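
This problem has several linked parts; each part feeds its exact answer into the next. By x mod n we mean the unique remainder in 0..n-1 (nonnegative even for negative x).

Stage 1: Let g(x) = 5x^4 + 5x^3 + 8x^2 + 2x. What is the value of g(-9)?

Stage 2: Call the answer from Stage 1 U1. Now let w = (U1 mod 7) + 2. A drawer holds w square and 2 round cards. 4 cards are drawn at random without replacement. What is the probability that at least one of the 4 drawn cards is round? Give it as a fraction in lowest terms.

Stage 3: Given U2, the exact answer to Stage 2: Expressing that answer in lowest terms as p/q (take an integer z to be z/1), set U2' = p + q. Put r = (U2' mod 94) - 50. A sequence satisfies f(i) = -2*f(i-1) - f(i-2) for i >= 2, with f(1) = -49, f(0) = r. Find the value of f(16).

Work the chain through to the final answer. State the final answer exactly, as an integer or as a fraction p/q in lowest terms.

Stage 1: 5*(-9)^4 + 5*(-9)^3 + 8*(-9)^2 + 2*(-9)^1 = (32805) + (-3645) + (648) + (-18) = 29790; answer 29790
Stage 2: U1 = 29790; w = 7; total draws C(9,4) = 126; complement C(7,4) = 35; favorable 126 - 35 = 91; P = 13/18; answer 13/18
Stage 3: U2 = 13/18; threaded value p + q = 31; r = -19; f(2) = -2*(-49) - 1*(-19) = 117; iterating: f(2)=117, f(3)=-185, f(4)=253, f(5)=-321, f(6)=389, f(7)=-457, f(8)=525, f(9)=-593, f(10)=661, f(11)=-729, f(12)=797, f(13)=-865, f(14)=933, f(15)=-1001, f(16)=1069; answer 1069

1069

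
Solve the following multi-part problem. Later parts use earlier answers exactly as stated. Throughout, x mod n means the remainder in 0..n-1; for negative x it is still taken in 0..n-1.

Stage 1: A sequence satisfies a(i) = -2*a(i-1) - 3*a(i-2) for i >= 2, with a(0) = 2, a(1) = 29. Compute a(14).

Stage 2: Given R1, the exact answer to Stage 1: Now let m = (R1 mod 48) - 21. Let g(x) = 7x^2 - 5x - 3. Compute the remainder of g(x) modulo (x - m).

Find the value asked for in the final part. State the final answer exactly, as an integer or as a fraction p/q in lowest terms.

3585

Stage 1: a(2) = -2*(29) - 3*(2) = -64; iterating: a(2)=-64, a(3)=41, a(4)=110, a(5)=-343, a(6)=356, a(7)=317, a(8)=-1702, a(9)=2453, a(10)=200, a(11)=-7759, a(12)=14918, a(13)=-6559, a(14)=-31636; answer -31636
Stage 2: R1 = -31636; m = 23; remainder = value at the root: 7*(23)^2 - 5*(23)^1 - 3 = (3703) + (-115) + (-3) = 3585; answer 3585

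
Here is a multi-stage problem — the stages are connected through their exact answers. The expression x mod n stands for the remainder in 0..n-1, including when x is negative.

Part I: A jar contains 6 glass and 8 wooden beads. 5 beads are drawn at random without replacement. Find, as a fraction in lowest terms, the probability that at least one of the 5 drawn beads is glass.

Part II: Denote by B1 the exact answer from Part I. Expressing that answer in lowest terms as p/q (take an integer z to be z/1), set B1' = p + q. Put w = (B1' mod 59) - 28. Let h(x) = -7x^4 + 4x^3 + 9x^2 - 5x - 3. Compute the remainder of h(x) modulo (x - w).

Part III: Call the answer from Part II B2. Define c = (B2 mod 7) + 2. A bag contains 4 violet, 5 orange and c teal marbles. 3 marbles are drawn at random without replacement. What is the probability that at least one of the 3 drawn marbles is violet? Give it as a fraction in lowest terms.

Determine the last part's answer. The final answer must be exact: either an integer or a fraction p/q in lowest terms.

Part I: total draws C(14,5) = 2002; complement C(8,5) = 56; favorable 2002 - 56 = 1946; P = 139/143; answer 139/143
Part II: B1 = 139/143; threaded value p + q = 282; w = 18; remainder = value at the root: -7*(18)^4 + 4*(18)^3 + 9*(18)^2 - 5*(18)^1 - 3 = (-734832) + (23328) + (2916) + (-90) + (-3) = -708681; answer -708681
Part III: B2 = -708681; c = 8; total draws C(17,3) = 680; complement C(13,3) = 286; favorable 680 - 286 = 394; P = 197/340; answer 197/340

197/340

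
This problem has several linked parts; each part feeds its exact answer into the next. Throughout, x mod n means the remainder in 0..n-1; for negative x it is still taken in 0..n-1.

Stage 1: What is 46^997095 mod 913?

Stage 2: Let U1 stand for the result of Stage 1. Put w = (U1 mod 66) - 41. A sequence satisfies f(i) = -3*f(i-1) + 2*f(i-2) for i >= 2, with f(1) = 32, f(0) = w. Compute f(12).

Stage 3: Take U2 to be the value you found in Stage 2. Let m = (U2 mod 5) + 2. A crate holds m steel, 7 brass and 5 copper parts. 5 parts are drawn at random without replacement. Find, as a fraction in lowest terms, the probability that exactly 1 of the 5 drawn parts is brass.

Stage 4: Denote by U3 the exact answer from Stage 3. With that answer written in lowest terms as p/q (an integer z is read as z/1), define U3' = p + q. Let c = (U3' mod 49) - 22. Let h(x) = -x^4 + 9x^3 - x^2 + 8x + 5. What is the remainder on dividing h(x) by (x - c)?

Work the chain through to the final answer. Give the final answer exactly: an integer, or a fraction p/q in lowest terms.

Stage 1: squarings mod 913: 46^1=46, 46^2=290, 46^4=104, 46^8=773, 46^16=427, 46^32=642, 46^64=401, 46^128=113, 46^256=900, 46^512=169, 46^1024=258, 46^2048=828, 46^4096=834, 46^8192=763, 46^16384=588, 46^32768=630, 46^65536=658, 46^131072=202, 46^262144=632, 46^524288=443; 46^997095 = 46^1 * 46^2 * 46^4 * 46^32 * 46^64 * 46^128 * 46^512 * 46^1024 * 46^4096 * 46^8192 * 46^65536 * 46^131072 * 46^262144 * 46^524288 = 901 (mod 913); answer 901
Stage 2: U1 = 901; w = 2; f(2) = -3*(32) + 2*(2) = -92; iterating: f(2)=-92, f(3)=340, f(4)=-1204, f(5)=4292, f(6)=-15284, f(7)=54436, f(8)=-193876, f(9)=690500, f(10)=-2459252, f(11)=8758756, f(12)=-31194772; answer -31194772
Stage 3: U2 = -31194772; m = 5; total draws C(17,5) = 6188; favorable C(7,1)*C(10,4) = 1470; P = 105/442; answer 105/442
Stage 4: U3 = 105/442; threaded value p + q = 547; c = -14; remainder = value at the root: -1*(-14)^4 + 9*(-14)^3 - 1*(-14)^2 + 8*(-14)^1 + 5 = (-38416) + (-24696) + (-196) + (-112) + (5) = -63415; answer -63415

-63415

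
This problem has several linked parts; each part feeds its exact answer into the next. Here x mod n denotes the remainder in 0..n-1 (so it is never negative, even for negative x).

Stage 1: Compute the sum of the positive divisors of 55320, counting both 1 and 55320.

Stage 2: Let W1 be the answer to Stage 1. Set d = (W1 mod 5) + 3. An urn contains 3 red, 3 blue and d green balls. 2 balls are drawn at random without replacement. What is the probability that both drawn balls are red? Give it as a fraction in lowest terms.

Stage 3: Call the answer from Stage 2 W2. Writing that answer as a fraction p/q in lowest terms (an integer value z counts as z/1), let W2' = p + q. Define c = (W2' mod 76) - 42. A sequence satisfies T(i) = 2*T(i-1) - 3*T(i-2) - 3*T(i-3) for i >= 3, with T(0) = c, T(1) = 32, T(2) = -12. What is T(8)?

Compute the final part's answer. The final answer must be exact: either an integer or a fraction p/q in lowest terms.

Stage 1: 55320 = 2^3 * 3 * 5 * 461; sigma = (1 + 2 + 4 + 8) * (1 + 3) * (1 + 5) * (1 + 461) = 15 * 4 * 6 * 462 = 166320; answer 166320
Stage 2: W1 = 166320; d = 3; total draws C(9,2) = 36; favorable C(3,2) = 3; P = 1/12; answer 1/12
Stage 3: W2 = 1/12; threaded value p + q = 13; c = -29; T(3) = 2*(-12) - 3*(32) - 3*(-29) = -33; iterating: T(3)=-33, T(4)=-126, T(5)=-117, T(6)=243, T(7)=1215, T(8)=2052; answer 2052

2052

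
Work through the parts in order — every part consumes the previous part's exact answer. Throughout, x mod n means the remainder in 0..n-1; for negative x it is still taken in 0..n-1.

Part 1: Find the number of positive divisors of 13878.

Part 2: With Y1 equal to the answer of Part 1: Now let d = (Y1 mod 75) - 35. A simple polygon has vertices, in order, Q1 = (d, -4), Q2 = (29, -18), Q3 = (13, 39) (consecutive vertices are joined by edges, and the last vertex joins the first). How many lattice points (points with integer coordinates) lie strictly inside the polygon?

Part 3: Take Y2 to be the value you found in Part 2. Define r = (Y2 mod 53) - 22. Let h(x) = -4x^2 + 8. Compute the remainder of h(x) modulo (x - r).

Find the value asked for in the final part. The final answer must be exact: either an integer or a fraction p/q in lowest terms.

-776

Part 1: 13878 = 2 * 3^3 * 257; number of divisors = (1+1) * (3+1) * (1+1) = 16; answer 16
Part 2: Y1 = 16; d = -19; cross terms: (-19*-18 - 29*-4)=458, (29*39 - 13*-18)=1365, (13*-4 - -19*39)=689; twice the area = |2512| = 2512; area = 1256; boundary points = 2 + 1 + 1 = 4; strictly interior points = area - boundary/2 + 1 = 1255; answer 1255
Part 3: Y2 = 1255; r = 14; remainder = value at the root: -4*(14)^2 + 8 = (-784) + (8) = -776; answer -776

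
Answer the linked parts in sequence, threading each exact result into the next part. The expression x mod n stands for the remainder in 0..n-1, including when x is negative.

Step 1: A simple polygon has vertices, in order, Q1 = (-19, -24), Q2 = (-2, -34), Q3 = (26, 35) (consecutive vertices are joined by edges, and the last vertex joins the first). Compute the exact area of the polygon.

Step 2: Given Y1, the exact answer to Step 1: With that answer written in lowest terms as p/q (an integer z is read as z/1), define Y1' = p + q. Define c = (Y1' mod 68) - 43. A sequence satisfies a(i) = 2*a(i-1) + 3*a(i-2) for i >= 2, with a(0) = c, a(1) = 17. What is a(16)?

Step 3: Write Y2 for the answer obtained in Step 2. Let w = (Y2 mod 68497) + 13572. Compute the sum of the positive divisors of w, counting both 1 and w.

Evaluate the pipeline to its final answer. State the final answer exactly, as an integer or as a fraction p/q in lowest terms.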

# # # #

Find the line with "Stage 2: Let U1" in the entries above. Retype it and each line after it, exactly, through the line with "Stage 3: Take", and stop there.

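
Stage 2: Let U1 stand for the result of Stage 1. Put w = (U1 mod 66) - 41. A sequence satisfies f(i) = -3*f(i-1) + 2*f(i-2) for i >= 2, with f(1) = 32, f(0) = w. Compute f(12).

Stage 3: Take U2 to be the value you found in Stage 2. Let m = (U2 mod 5) + 2. A crate holds m steel, 7 brass and 5 copper parts. 5 parts are drawn at random without replacement. Find, as a fraction in lowest terms, the probability that exactly 1 of the 5 drawn parts is brass.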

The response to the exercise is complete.